Taking the line with "Is the proposed" as the first and the line with "Two cement producers" as the last, set down exactly every line in that range from the entries below, and no more.

####

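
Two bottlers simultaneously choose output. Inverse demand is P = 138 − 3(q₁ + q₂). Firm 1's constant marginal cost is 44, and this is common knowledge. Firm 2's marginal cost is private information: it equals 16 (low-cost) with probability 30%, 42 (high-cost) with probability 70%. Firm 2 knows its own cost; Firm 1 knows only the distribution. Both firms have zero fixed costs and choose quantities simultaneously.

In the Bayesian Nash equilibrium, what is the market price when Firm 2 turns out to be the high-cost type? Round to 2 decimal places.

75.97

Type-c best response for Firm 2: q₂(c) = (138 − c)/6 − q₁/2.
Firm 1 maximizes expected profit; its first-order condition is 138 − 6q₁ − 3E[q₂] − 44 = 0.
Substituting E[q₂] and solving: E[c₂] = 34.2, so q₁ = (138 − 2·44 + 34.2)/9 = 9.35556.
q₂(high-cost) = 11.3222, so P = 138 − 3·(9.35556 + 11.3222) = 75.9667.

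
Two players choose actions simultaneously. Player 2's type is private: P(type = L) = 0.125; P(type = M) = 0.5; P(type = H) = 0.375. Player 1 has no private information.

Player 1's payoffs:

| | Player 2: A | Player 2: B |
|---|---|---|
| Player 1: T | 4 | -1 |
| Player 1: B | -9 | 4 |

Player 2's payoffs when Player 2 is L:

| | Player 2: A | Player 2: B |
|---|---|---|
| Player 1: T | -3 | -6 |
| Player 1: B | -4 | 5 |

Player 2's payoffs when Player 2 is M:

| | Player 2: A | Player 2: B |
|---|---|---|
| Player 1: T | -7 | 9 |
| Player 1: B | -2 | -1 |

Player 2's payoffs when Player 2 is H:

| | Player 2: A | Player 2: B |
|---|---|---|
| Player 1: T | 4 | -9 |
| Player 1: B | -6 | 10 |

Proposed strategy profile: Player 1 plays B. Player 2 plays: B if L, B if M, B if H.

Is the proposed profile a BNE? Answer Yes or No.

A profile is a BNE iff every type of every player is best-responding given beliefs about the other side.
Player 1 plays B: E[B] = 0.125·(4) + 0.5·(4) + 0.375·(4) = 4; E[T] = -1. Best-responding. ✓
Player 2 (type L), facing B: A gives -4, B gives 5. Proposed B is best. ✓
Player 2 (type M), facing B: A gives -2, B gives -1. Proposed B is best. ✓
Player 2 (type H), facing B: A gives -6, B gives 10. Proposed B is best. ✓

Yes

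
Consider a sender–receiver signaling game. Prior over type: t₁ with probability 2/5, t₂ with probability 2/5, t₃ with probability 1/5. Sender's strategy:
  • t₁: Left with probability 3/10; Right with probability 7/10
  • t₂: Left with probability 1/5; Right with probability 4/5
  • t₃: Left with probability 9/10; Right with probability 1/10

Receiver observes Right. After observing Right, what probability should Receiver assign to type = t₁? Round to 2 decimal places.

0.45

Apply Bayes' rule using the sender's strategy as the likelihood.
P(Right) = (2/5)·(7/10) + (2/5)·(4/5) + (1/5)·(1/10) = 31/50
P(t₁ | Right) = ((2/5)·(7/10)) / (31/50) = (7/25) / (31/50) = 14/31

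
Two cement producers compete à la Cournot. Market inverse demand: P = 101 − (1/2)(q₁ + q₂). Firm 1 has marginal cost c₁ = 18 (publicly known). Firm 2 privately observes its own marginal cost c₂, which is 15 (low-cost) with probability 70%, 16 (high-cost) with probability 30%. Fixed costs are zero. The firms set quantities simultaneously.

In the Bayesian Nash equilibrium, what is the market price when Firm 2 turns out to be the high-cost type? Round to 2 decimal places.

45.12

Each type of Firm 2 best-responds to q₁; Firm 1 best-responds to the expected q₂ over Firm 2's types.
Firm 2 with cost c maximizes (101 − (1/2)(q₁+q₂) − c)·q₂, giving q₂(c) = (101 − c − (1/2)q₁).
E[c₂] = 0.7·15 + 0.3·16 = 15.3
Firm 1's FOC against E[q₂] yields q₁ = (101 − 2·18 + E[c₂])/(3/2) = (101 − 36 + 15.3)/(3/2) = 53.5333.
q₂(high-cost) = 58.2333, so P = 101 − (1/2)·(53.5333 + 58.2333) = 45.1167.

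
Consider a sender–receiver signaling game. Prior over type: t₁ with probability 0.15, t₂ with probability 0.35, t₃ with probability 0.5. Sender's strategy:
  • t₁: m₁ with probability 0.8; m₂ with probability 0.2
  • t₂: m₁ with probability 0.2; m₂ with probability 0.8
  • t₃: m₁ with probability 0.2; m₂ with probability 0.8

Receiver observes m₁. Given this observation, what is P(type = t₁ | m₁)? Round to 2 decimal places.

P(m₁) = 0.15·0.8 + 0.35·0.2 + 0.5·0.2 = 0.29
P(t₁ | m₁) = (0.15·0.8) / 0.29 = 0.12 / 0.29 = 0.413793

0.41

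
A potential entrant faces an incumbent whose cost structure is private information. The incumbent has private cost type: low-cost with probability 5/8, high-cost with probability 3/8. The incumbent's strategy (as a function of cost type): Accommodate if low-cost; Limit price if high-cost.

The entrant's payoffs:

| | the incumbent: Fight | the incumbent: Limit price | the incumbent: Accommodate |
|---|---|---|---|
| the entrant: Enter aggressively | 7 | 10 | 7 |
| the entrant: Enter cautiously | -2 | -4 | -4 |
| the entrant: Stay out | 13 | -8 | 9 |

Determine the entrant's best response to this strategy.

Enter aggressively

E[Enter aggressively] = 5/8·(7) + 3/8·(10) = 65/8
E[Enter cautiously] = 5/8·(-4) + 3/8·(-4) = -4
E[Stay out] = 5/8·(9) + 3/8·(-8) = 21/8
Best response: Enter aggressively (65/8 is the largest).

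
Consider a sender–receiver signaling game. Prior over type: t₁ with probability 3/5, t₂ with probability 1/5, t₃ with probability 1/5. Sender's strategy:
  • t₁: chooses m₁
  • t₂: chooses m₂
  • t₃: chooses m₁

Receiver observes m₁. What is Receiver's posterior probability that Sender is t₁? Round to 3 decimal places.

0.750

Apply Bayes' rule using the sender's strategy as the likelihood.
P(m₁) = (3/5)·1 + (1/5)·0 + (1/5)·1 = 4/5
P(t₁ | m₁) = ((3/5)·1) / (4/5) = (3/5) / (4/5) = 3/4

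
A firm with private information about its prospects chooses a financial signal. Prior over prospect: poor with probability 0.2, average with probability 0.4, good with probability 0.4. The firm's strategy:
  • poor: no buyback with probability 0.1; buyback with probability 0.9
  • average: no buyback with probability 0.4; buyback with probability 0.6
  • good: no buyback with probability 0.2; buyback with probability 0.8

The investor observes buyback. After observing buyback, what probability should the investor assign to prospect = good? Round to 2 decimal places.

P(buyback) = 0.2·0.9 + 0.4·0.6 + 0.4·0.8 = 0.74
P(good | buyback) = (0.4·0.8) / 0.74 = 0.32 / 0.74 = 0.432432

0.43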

####

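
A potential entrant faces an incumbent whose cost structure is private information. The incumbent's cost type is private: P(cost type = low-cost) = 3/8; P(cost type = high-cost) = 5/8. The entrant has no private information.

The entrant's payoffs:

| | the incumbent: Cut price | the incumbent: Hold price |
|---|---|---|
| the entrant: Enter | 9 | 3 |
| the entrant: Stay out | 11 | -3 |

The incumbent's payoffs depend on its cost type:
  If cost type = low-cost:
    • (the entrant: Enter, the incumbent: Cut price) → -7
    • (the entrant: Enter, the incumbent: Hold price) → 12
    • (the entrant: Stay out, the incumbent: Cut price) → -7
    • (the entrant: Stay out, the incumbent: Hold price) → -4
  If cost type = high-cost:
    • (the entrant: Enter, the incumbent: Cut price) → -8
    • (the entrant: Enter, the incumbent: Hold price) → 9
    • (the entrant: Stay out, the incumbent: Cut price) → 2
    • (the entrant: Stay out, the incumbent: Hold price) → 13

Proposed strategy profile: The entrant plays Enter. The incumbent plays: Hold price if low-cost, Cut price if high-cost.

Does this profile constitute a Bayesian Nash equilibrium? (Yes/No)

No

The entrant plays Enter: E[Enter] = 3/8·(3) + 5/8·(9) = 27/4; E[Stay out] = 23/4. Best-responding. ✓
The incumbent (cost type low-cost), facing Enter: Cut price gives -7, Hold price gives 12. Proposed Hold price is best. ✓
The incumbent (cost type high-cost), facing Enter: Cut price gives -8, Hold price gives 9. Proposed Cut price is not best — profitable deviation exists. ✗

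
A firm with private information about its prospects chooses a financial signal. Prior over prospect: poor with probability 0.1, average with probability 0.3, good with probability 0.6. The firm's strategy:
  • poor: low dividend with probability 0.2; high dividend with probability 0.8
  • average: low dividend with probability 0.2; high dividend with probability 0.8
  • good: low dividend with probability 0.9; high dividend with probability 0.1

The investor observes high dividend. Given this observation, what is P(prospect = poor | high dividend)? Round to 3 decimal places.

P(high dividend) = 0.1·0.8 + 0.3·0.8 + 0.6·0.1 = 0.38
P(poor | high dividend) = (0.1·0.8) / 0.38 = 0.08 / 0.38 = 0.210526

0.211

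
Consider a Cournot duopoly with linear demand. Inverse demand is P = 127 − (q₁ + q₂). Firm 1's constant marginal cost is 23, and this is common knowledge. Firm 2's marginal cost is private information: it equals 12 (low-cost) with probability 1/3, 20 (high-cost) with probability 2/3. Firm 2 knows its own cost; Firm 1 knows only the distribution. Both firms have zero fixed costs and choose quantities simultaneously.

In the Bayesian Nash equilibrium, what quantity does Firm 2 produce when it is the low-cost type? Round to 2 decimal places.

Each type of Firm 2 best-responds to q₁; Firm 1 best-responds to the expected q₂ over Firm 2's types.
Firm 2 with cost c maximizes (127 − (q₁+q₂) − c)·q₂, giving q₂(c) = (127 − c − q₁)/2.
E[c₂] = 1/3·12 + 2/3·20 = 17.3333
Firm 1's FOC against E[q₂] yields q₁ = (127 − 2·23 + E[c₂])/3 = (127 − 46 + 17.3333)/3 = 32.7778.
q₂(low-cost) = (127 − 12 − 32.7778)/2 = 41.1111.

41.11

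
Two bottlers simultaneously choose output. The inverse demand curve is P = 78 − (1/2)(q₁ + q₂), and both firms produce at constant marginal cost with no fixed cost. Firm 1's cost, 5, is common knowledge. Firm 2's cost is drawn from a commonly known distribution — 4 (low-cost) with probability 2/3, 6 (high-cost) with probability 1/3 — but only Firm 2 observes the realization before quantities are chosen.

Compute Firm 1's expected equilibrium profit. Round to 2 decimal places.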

####

• [ANSWER BOX]:
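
Is the proposed profile a BNE? Answer Yes or No.

A profile is a BNE iff every type of every player is best-responding given beliefs about the other side.
Player 1 plays B: E[B] = 0.125·(4) + 0.5·(4) + 0.375·(4) = 4; E[T] = -1. Best-responding. ✓
Player 2 (type L), facing B: A gives -4, B gives 5. Proposed B is best. ✓
Player 2 (type M), facing B: A gives -2, B gives -1. Proposed B is best. ✓
Player 2 (type H), facing B: A gives -6, B gives 10. Proposed B is best. ✓

Yes

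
Consider a sender–receiver signaling game. Prior over type: t₁ with probability 2/5, t₂ with probability 2/5, t₃ with probability 1/5. Sender's strategy:
  • t₁: Left with probability 3/10; Right with probability 7/10
  • t₂: Left with probability 1/5; Right with probability 4/5
  • t₃: Left with probability 9/10; Right with probability 1/10

Receiver observes Right. After observing Right, what probability should Receiver assign to type = t₁? Round to 2 decimal places.

0.45

Apply Bayes' rule using the sender's strategy as the likelihood.
P(Right) = (2/5)·(7/10) + (2/5)·(4/5) + (1/5)·(1/10) = 31/50
P(t₁ | Right) = ((2/5)·(7/10)) / (31/50) = (7/25) / (31/50) = 14/31

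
Two cement producers compete à la Cournot. Market inverse demand: P = 101 − (1/2)(q₁ + q₂). Firm 1 has marginal cost c₁ = 18 (publicly known). Firm 2 privately observes its own marginal cost c₂, which is 15 (low-cost) with probability 70%, 16 (high-cost) with probability 30%. Fixed costs are zero. The firms set quantities simultaneously.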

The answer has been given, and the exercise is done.